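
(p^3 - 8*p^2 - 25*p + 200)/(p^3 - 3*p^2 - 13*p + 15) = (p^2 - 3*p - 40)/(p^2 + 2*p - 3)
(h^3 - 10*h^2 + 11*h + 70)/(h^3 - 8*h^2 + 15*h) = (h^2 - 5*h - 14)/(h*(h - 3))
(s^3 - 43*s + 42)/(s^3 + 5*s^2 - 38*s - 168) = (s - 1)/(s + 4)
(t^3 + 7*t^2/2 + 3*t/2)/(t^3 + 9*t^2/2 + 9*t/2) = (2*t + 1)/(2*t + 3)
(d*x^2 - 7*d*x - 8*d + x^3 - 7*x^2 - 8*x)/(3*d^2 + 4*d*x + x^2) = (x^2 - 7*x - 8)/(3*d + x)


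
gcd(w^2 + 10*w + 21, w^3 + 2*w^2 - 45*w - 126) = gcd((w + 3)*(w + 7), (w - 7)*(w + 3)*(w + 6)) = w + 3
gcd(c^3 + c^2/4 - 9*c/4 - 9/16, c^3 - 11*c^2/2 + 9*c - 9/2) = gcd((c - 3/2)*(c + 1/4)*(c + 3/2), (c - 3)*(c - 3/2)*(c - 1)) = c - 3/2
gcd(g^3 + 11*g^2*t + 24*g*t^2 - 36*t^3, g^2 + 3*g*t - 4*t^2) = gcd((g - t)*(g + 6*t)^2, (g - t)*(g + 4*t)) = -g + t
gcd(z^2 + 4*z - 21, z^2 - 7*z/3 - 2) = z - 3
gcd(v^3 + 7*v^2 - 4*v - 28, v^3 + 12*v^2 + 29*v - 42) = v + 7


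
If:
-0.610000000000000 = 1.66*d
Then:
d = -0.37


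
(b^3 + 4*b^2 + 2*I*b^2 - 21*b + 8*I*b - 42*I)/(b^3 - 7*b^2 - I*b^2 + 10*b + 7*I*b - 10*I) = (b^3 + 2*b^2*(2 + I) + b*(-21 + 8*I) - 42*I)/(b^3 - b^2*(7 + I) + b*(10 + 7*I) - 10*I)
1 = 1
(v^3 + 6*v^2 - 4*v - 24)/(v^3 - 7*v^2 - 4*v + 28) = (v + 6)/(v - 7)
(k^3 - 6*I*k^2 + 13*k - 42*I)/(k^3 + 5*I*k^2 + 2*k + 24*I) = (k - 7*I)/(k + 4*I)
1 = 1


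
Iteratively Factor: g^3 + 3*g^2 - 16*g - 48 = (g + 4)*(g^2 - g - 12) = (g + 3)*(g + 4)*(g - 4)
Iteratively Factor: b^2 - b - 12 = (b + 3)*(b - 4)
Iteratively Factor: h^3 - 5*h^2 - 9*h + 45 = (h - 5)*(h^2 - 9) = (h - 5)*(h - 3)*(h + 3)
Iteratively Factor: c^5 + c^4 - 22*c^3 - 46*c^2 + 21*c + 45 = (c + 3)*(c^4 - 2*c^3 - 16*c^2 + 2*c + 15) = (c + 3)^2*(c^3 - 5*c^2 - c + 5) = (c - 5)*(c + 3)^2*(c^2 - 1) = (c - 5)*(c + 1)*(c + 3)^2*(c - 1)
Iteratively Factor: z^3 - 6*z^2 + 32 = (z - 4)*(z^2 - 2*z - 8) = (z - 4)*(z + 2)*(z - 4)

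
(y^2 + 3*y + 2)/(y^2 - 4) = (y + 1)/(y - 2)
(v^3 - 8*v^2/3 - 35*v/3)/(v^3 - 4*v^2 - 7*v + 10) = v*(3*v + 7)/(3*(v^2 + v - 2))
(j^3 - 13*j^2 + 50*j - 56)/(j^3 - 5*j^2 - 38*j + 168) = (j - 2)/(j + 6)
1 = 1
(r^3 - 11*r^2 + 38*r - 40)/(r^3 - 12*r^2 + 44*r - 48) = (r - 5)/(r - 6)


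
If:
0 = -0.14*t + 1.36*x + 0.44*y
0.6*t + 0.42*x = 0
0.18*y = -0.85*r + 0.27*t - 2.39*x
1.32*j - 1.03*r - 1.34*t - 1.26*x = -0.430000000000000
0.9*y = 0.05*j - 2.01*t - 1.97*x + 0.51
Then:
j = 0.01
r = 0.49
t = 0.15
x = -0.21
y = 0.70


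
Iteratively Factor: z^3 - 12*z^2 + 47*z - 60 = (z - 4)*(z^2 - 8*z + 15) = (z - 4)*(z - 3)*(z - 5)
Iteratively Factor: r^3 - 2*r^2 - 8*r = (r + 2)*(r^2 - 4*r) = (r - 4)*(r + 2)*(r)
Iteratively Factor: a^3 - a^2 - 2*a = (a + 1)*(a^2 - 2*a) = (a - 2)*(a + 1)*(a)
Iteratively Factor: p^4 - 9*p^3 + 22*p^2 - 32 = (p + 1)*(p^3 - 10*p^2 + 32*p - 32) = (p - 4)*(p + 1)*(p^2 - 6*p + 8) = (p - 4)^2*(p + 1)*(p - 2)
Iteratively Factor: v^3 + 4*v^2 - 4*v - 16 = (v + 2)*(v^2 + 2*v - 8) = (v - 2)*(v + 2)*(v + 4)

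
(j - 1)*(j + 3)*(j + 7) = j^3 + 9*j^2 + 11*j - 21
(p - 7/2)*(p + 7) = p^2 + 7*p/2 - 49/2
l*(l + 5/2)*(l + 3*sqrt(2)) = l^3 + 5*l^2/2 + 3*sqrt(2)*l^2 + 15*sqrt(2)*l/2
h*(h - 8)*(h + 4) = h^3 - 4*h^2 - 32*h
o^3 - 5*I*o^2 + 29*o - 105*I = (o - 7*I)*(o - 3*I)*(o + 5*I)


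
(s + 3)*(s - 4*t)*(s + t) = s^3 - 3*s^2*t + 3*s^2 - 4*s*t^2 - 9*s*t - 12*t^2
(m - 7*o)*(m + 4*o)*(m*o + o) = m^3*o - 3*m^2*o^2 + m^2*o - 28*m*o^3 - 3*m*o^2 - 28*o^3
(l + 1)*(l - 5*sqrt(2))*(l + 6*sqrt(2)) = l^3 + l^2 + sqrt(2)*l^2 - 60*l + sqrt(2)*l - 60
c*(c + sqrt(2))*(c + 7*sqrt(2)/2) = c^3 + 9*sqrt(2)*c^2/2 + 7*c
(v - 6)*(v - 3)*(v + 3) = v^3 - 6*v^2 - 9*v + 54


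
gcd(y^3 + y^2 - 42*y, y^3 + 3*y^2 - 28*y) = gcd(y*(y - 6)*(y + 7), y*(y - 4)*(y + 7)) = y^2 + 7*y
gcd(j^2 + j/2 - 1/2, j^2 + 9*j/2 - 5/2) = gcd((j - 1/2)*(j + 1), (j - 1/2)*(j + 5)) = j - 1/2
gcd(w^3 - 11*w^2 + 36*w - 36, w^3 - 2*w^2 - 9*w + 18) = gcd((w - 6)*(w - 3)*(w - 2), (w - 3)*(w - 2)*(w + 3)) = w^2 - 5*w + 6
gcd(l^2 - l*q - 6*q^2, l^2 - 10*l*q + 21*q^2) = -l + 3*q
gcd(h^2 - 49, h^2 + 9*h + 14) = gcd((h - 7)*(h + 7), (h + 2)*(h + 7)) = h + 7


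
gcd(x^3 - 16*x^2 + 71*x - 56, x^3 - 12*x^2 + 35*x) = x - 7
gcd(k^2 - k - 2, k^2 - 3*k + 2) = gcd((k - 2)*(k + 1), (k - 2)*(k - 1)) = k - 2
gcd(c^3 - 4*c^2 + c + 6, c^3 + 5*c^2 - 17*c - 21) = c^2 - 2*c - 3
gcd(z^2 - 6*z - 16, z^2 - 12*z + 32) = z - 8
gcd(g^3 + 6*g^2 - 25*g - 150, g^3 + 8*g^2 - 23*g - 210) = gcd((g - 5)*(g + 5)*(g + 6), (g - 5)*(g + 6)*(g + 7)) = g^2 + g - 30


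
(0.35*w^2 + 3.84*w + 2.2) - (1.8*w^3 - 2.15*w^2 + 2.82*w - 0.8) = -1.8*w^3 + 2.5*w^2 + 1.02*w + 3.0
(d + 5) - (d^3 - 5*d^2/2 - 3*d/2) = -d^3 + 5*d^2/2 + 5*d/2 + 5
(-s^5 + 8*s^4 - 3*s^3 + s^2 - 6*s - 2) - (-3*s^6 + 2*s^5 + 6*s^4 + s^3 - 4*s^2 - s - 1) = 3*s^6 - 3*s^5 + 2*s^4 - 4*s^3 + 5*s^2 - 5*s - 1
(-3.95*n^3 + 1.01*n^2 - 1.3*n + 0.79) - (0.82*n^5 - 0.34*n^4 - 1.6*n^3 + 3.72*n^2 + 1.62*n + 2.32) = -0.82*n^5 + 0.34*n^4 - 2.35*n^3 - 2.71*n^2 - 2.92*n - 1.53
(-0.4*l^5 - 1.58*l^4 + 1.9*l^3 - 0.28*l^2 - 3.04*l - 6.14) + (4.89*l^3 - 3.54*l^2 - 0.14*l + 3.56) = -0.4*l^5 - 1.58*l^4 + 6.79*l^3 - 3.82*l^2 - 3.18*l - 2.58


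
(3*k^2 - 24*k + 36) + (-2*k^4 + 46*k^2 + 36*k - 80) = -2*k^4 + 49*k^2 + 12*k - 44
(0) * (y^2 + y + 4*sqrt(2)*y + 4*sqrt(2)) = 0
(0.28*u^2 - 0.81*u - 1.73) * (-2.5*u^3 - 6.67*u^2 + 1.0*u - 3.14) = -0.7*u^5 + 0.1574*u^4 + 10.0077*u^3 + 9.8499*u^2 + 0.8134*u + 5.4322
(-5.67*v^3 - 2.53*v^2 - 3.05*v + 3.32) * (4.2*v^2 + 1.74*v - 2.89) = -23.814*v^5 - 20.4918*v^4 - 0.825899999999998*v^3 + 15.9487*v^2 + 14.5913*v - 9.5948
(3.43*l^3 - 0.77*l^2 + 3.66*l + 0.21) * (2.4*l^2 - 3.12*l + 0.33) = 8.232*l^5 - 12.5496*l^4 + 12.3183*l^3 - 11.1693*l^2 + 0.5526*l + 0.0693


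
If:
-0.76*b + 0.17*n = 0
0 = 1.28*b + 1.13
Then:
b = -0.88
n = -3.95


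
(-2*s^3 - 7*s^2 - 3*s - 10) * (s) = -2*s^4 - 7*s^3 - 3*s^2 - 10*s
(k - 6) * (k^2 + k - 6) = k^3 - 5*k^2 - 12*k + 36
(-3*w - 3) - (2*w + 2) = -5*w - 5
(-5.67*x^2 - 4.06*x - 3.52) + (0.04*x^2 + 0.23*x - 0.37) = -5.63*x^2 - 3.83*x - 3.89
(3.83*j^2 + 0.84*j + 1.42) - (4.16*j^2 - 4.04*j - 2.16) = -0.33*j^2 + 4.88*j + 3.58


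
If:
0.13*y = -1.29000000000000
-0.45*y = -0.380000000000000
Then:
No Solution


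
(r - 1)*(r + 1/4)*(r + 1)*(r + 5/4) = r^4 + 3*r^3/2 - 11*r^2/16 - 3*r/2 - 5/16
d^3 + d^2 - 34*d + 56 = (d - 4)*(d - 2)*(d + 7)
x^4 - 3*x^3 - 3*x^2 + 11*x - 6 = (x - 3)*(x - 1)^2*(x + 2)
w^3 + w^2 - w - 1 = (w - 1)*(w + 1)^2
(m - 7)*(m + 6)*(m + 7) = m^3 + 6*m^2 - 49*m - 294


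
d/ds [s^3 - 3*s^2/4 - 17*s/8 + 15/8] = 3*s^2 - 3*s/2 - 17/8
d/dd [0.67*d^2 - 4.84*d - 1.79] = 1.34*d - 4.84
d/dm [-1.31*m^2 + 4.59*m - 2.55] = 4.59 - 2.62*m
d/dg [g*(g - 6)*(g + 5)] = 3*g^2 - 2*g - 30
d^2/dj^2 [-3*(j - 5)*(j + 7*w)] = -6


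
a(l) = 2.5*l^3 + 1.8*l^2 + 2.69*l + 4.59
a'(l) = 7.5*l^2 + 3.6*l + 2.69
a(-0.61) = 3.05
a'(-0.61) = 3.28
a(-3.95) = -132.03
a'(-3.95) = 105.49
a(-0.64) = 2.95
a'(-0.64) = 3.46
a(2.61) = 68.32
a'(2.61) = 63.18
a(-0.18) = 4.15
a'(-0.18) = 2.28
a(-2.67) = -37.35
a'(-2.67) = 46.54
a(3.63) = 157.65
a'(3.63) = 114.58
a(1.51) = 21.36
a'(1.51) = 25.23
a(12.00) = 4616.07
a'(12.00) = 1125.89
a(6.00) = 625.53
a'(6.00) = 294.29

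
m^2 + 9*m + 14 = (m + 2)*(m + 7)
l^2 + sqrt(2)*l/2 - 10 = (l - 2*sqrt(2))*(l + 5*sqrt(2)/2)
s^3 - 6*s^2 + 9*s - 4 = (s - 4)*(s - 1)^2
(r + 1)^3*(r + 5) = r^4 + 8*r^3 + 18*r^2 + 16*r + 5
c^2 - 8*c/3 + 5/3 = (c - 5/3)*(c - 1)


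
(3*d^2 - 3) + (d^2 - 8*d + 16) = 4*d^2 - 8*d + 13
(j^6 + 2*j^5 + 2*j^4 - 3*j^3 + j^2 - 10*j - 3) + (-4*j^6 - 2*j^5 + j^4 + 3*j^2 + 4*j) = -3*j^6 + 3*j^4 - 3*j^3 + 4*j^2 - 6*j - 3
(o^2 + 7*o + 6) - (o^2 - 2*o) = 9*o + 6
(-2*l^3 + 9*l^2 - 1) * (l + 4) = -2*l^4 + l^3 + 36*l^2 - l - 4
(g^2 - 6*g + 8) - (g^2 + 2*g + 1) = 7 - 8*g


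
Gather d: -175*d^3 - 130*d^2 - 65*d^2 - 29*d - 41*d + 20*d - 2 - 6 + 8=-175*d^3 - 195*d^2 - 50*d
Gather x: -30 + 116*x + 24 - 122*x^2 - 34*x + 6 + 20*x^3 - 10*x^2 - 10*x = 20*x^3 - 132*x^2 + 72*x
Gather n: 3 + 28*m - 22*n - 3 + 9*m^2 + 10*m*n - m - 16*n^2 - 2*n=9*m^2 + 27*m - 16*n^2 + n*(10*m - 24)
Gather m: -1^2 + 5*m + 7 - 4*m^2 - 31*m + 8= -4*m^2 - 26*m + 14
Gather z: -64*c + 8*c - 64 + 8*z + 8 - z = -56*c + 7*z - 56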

· · ·

Assigned task: Above are the entries. Output exactly the lines beginning with the line that has "gcd(w^3 - 11*w^2" and ending with the line that has "gcd(z^2 - 6*z - 16, z^2 - 12*z + 32) = z - 8".

Result of this task:
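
gcd(w^3 - 11*w^2 + 36*w - 36, w^3 - 2*w^2 - 9*w + 18) = gcd((w - 6)*(w - 3)*(w - 2), (w - 3)*(w - 2)*(w + 3)) = w^2 - 5*w + 6
gcd(l^2 - l*q - 6*q^2, l^2 - 10*l*q + 21*q^2) = -l + 3*q
gcd(h^2 - 49, h^2 + 9*h + 14) = gcd((h - 7)*(h + 7), (h + 2)*(h + 7)) = h + 7


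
gcd(x^3 - 16*x^2 + 71*x - 56, x^3 - 12*x^2 + 35*x) = x - 7
gcd(k^2 - k - 2, k^2 - 3*k + 2) = gcd((k - 2)*(k + 1), (k - 2)*(k - 1)) = k - 2
gcd(c^3 - 4*c^2 + c + 6, c^3 + 5*c^2 - 17*c - 21) = c^2 - 2*c - 3
gcd(z^2 - 6*z - 16, z^2 - 12*z + 32) = z - 8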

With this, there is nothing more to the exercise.